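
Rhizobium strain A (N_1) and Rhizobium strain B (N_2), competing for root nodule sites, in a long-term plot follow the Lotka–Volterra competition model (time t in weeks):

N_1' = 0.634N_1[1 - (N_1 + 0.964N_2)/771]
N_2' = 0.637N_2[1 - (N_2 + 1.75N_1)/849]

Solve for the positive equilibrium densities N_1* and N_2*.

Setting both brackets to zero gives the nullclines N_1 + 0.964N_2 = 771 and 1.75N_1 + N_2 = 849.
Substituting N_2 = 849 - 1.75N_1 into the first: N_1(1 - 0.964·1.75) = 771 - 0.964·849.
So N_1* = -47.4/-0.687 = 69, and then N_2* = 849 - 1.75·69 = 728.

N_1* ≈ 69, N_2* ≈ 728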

→ **WHAT IS EXPECTED**
Please return the span of lines above that opens with the one containing "N_2' = 0.637N_2[1 - (N_2 + 1.75N_1)/849]" and closes with the final line, both included, exactly as written and nothing more.

→ **EXERCISE ANSWER**
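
N_2' = 0.637N_2[1 - (N_2 + 1.75N_1)/849]

Solve for the positive equilibrium densities N_1* and N_2*.

Setting both brackets to zero gives the nullclines N_1 + 0.964N_2 = 771 and 1.75N_1 + N_2 = 849.
Substituting N_2 = 849 - 1.75N_1 into the first: N_1(1 - 0.964·1.75) = 771 - 0.964·849.
So N_1* = -47.4/-0.687 = 69, and then N_2* = 849 - 1.75·69 = 728.

N_1* ≈ 69, N_2* ≈ 728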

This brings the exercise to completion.